* **Exercise directions**
Search the records below for the word "context", then return every line where it appears.

── Input material ──

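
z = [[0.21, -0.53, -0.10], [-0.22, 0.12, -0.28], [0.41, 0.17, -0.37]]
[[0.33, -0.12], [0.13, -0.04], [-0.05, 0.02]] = z @ [[-0.30, 0.11], [-0.64, 0.23], [-0.49, 0.17]]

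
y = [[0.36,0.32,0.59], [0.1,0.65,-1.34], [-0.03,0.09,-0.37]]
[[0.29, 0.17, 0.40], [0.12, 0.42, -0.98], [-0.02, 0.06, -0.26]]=y @[[0.67, 0.12, 0.02],[0.12, 0.50, -0.06],[0.02, -0.06, 0.70]]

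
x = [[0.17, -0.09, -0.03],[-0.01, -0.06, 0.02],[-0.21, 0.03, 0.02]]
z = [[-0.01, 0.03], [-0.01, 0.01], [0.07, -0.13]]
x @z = [[-0.0, 0.01], [0.00, -0.00], [0.0, -0.01]]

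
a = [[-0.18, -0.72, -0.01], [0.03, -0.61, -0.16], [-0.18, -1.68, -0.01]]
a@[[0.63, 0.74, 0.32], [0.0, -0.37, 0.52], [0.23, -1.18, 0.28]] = [[-0.12,0.15,-0.43],  [-0.02,0.44,-0.35],  [-0.12,0.5,-0.93]]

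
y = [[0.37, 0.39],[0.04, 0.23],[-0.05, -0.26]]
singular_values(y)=[0.62, 0.17]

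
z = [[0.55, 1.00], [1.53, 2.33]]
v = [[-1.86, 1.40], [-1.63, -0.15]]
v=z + [[-2.41, 0.4],  [-3.16, -2.48]]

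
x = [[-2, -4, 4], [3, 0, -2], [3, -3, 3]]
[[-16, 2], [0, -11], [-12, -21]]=x@[[0, -5], [4, 0], [0, -2]]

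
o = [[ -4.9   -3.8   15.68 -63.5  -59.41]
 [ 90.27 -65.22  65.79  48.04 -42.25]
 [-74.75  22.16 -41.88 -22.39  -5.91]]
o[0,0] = -4.9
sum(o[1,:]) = 96.63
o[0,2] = 15.68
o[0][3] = -63.5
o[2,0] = -74.75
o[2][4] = -5.91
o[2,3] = -22.39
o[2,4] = -5.91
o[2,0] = -74.75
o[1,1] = -65.22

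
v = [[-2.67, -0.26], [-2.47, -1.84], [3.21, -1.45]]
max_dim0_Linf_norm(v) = 3.21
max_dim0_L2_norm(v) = 4.85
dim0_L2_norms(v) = [4.85, 2.36]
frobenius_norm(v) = 5.39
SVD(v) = [[-0.55,-0.07], [-0.52,-0.75], [0.65,-0.66]] @ diag([4.853131255668045, 2.3530229525565427]) @ [[1.0, 0.03], [-0.03, 1.0]]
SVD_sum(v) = [[-2.68, -0.09], [-2.53, -0.08], [3.16, 0.10]] + [[0.01, -0.17], [0.06, -1.76], [0.05, -1.55]]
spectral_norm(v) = 4.85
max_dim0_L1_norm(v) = 8.35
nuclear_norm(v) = 7.21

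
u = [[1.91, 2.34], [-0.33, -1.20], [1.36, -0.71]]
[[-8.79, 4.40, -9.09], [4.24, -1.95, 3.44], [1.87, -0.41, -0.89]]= u @ [[-0.41, 0.48, -1.88], [-3.42, 1.49, -2.35]]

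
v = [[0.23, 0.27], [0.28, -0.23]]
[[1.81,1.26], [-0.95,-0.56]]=v@ [[1.23, 1.08], [5.64, 3.74]]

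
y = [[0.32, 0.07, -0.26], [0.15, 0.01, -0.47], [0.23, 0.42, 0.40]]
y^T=[[0.32, 0.15, 0.23], [0.07, 0.01, 0.42], [-0.26, -0.47, 0.4]]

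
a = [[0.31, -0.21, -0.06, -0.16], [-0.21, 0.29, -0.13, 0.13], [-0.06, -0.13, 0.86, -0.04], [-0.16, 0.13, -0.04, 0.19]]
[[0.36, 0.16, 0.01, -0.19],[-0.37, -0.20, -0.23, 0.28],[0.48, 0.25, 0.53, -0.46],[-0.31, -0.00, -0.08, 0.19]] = a@[[0.84, 0.83, -0.65, -0.13], [-0.08, -0.42, -1.01, 0.46], [0.57, 0.33, 0.41, -0.45], [-0.75, 1.05, -0.17, 0.47]]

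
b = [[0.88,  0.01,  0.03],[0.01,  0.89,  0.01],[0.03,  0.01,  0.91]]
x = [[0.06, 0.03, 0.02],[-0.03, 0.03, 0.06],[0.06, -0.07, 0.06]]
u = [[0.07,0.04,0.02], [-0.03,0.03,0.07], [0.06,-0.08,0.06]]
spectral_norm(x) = 0.11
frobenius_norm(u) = 0.16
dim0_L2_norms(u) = [0.1, 0.09, 0.09]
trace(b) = 2.68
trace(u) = 0.16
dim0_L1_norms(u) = [0.16, 0.15, 0.15]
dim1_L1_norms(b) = [0.92, 0.91, 0.95]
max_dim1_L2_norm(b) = 0.91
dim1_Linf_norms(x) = [0.06, 0.06, 0.07]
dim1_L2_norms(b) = [0.88, 0.89, 0.91]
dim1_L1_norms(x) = [0.11, 0.12, 0.19]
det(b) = 0.71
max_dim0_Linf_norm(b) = 0.91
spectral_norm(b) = 0.93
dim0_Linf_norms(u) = [0.07, 0.08, 0.07]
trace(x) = 0.15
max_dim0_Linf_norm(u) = 0.08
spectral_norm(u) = 0.12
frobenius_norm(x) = 0.15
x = b @ u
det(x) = 0.00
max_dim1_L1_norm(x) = 0.19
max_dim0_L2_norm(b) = 0.91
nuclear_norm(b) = 2.68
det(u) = 0.00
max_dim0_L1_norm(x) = 0.15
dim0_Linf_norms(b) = [0.88, 0.89, 0.91]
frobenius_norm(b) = 1.55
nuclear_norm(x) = 0.25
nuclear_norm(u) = 0.28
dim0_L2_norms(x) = [0.09, 0.08, 0.09]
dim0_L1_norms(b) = [0.92, 0.91, 0.95]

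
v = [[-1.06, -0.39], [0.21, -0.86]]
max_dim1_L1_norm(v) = 1.45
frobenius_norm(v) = 1.44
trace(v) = -1.92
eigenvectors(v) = [[(0.81+0j), 0.81-0.00j], [-0.21-0.55j, -0.21+0.55j]]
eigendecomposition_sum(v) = [[(-0.53-0.04j), -0.19-0.70j], [0.10+0.38j, -0.43+0.31j]] + [[(-0.53+0.04j), -0.19+0.70j], [0.10-0.38j, -0.43-0.31j]]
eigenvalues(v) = [(-0.96+0.27j), (-0.96-0.27j)]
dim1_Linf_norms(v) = [1.06, 0.86]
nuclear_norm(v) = 2.01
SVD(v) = [[-0.98, -0.21], [-0.21, 0.98]] @ diag([1.1403195173251497, 0.8712470363836755]) @ [[0.87, 0.5], [0.50, -0.87]]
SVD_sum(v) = [[-0.97,-0.55], [-0.21,-0.12]] + [[-0.09, 0.16], [0.42, -0.74]]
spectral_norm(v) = 1.14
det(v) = 0.99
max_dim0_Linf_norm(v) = 1.06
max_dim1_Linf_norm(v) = 1.06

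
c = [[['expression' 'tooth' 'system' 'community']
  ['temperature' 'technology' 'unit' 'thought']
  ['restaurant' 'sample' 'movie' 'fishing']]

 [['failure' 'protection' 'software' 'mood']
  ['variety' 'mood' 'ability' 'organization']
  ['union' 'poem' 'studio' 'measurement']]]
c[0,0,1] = 'tooth'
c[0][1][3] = 'thought'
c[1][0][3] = 'mood'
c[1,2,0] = 'union'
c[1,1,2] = 'ability'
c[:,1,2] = ['unit', 'ability']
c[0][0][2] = 'system'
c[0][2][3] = 'fishing'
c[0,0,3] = 'community'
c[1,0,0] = 'failure'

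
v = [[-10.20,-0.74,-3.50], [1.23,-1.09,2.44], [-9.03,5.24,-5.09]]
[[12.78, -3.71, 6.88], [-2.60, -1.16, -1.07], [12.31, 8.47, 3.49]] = v@[[-1.07, 0.05, -0.47], [-0.01, 2.15, -0.60], [-0.53, 0.46, -0.47]]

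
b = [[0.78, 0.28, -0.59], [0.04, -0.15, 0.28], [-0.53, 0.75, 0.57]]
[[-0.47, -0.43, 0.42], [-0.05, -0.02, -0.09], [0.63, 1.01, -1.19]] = b@ [[-0.66,-0.52,0.24], [0.32,0.7,-0.82], [0.07,0.37,-0.79]]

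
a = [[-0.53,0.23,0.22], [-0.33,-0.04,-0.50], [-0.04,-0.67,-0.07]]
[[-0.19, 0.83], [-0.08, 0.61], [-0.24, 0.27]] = a @ [[0.44,-1.71], [0.35,-0.29], [-0.16,-0.06]]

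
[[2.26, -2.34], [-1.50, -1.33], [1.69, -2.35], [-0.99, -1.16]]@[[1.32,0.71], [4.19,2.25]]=[[-6.82, -3.66], [-7.55, -4.06], [-7.62, -4.09], [-6.17, -3.31]]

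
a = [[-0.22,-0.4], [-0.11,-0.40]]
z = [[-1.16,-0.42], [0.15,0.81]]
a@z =[[0.20, -0.23], [0.07, -0.28]]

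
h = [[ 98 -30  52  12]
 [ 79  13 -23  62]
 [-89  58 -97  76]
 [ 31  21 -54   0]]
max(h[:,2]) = 52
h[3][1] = 21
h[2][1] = 58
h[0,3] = 12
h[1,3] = 62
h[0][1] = -30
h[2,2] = -97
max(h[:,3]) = 76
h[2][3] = 76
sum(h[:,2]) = -122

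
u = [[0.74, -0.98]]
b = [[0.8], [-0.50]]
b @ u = [[0.59, -0.78], [-0.37, 0.49]]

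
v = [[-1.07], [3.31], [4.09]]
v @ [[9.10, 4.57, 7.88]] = [[-9.74, -4.89, -8.43],[30.12, 15.13, 26.08],[37.22, 18.69, 32.23]]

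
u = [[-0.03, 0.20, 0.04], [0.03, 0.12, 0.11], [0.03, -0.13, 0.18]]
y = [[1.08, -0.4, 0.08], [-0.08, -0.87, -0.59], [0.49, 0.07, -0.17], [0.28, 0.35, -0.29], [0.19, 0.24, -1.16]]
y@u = [[-0.04, 0.16, 0.01],[-0.04, -0.04, -0.21],[-0.02, 0.13, -0.00],[-0.01, 0.14, -0.00],[-0.03, 0.22, -0.17]]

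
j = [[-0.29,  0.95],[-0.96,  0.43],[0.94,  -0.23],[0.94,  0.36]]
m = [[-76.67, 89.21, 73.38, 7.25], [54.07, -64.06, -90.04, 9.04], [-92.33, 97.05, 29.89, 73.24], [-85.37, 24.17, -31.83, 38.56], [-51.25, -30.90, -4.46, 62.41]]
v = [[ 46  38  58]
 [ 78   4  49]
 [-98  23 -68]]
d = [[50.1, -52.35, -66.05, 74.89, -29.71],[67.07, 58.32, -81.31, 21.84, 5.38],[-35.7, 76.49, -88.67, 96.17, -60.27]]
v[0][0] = 46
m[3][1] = 24.17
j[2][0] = 0.937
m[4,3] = 62.41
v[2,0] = -98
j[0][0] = -0.29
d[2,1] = 76.49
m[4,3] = 62.41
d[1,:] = [67.07, 58.32, -81.31, 21.84, 5.38]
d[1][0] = 67.07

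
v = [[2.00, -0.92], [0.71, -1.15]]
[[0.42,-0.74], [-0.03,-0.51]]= v@[[0.31,-0.23], [0.22,0.30]]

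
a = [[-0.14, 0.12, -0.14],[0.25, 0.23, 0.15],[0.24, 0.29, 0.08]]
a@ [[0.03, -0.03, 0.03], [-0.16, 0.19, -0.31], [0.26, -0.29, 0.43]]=[[-0.06, 0.07, -0.1],[0.01, -0.01, 0.00],[-0.02, 0.02, -0.05]]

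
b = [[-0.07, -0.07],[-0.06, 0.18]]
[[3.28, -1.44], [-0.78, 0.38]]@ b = [[-0.14, -0.49], [0.03, 0.12]]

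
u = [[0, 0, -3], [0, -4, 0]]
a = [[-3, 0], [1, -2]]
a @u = [[0, 0, 9], [0, 8, -3]]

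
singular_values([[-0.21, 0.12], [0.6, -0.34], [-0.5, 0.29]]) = [0.93, 0.0]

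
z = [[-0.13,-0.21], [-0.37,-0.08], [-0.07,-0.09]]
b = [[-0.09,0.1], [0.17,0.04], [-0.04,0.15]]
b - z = [[0.04, 0.31], [0.54, 0.12], [0.03, 0.24]]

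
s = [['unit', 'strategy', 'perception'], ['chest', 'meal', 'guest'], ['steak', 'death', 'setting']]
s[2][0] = 'steak'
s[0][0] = 'unit'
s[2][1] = 'death'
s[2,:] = ['steak', 'death', 'setting']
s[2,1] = 'death'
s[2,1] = 'death'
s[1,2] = 'guest'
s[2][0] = 'steak'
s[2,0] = 'steak'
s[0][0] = 'unit'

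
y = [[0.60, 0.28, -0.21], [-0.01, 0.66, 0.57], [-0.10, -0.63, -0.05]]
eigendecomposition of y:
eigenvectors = [[(-0.97+0j), 0.41+0.32j, 0.41-0.32j], [(0.22+0j), (-0.62+0j), -0.62-0.00j], [(-0.07+0j), (0.35-0.48j), (0.35+0.48j)]]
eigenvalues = [(0.52+0j), (0.34+0.44j), (0.34-0.44j)]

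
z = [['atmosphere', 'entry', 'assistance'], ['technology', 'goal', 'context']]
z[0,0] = 'atmosphere'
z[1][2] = 'context'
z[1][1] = 'goal'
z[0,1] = 'entry'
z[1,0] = 'technology'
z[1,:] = ['technology', 'goal', 'context']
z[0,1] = 'entry'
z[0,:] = ['atmosphere', 'entry', 'assistance']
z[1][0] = 'technology'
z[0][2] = 'assistance'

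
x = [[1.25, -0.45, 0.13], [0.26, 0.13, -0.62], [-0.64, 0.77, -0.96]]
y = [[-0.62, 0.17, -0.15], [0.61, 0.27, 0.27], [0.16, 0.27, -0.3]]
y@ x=[[-0.63, 0.19, -0.04], [0.66, -0.03, -0.35], [0.46, -0.27, 0.14]]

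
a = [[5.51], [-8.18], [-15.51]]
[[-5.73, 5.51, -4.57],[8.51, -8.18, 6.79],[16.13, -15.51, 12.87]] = a@[[-1.04, 1.0, -0.83]]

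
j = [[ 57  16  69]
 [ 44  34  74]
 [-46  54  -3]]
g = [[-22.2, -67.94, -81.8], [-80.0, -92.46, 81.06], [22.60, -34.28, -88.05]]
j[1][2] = 74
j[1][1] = 34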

───

* **Exercise response**
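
z = [['atmosphere', 'entry', 'assistance'], ['technology', 'goal', 'context']]
z[1][2] = 'context'
z[1,:] = ['technology', 'goal', 'context']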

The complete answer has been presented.